→ **What the exercise asks**: Copy the data exactly, line for line.

→ **Source records**:
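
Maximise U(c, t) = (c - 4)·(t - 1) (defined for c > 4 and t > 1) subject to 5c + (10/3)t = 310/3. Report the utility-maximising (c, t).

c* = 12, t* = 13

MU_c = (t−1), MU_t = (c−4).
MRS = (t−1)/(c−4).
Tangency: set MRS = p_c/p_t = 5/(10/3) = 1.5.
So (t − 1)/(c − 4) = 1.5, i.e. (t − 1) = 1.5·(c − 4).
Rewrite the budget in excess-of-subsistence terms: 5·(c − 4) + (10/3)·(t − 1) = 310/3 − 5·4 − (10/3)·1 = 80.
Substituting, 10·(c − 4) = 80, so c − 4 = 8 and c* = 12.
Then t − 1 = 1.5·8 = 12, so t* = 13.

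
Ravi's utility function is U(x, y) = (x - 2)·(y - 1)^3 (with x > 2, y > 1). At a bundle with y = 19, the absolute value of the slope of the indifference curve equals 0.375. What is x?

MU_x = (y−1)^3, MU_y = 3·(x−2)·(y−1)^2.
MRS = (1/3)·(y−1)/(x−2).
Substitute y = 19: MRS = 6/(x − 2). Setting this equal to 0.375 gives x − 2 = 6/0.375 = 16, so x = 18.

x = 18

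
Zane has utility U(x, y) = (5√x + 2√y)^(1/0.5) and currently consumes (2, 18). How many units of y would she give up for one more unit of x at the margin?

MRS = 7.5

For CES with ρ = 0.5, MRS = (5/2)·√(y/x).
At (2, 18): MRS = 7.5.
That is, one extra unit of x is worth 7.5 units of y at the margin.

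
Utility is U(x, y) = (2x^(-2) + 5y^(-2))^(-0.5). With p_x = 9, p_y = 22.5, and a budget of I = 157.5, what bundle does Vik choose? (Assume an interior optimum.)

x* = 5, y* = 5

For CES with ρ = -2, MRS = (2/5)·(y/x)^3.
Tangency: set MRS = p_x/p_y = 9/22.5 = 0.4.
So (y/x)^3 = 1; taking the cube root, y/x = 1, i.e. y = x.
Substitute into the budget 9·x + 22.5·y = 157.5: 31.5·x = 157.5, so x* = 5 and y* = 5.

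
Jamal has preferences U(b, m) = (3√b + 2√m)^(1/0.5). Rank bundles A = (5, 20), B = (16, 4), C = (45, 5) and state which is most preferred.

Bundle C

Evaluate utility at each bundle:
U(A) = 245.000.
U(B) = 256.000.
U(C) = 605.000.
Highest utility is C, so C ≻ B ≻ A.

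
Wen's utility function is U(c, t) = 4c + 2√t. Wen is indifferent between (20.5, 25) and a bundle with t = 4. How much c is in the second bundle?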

→ **Result of the exercise**:
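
Maximise U(c, t) = (c - 4)·(t - 1) (defined for c > 4 and t > 1) subject to 5c + (10/3)t = 310/3. Report the utility-maximising (c, t).

c* = 12, t* = 13

MU_c = (t−1), MU_t = (c−4).
MRS = (t−1)/(c−4).
Tangency: set MRS = p_c/p_t = 5/(10/3) = 1.5.
So (t − 1)/(c − 4) = 1.5, i.e. (t − 1) = 1.5·(c − 4).
Rewrite the budget in excess-of-subsistence terms: 5·(c − 4) + (10/3)·(t − 1) = 310/3 − 5·4 − (10/3)·1 = 80.
Substituting, 10·(c − 4) = 80, so c − 4 = 8 and c* = 12.
Then t − 1 = 1.5·8 = 12, so t* = 13.

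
Ravi's utility function is U(x, y) = (x - 2)·(y - 1)^3 (with x > 2, y > 1). At a bundle with y = 19, the absolute value of the slope of the indifference curve equals 0.375. What is x?

MU_x = (y−1)^3, MU_y = 3·(x−2)·(y−1)^2.
MRS = (1/3)·(y−1)/(x−2).
Substitute y = 19: MRS = 6/(x − 2). Setting this equal to 0.375 gives x − 2 = 6/0.375 = 16, so x = 18.

x = 18

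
Zane has utility U(x, y) = (5√x + 2√y)^(1/0.5) and currently consumes (2, 18). How many units of y would she give up for one more unit of x at the margin?

MRS = 7.5

For CES with ρ = 0.5, MRS = (5/2)·√(y/x).
At (2, 18): MRS = 7.5.
That is, one extra unit of x is worth 7.5 units of y at the margin.

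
Utility is U(x, y) = (2x^(-2) + 5y^(-2))^(-0.5). With p_x = 9, p_y = 22.5, and a budget of I = 157.5, what bundle does Vik choose? (Assume an interior optimum.)

x* = 5, y* = 5

For CES with ρ = -2, MRS = (2/5)·(y/x)^3.
Tangency: set MRS = p_x/p_y = 9/22.5 = 0.4.
So (y/x)^3 = 1; taking the cube root, y/x = 1, i.e. y = x.
Substitute into the budget 9·x + 22.5·y = 157.5: 31.5·x = 157.5, so x* = 5 and y* = 5.

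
Jamal has preferences U(b, m) = (3√b + 2√m)^(1/0.5). Rank bundles A = (5, 20), B = (16, 4), C = (45, 5) and state which is most preferred.

Bundle C

Evaluate utility at each bundle:
U(A) = 245.000.
U(B) = 256.000.
U(C) = 605.000.
Highest utility is C, so C ≻ B ≻ A.

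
Wen's utility function is U(c, t) = 4c + 2√t. Wen is indifferent between (20.5, 25) and a bundle with t = 4. How much c is in the second bundle?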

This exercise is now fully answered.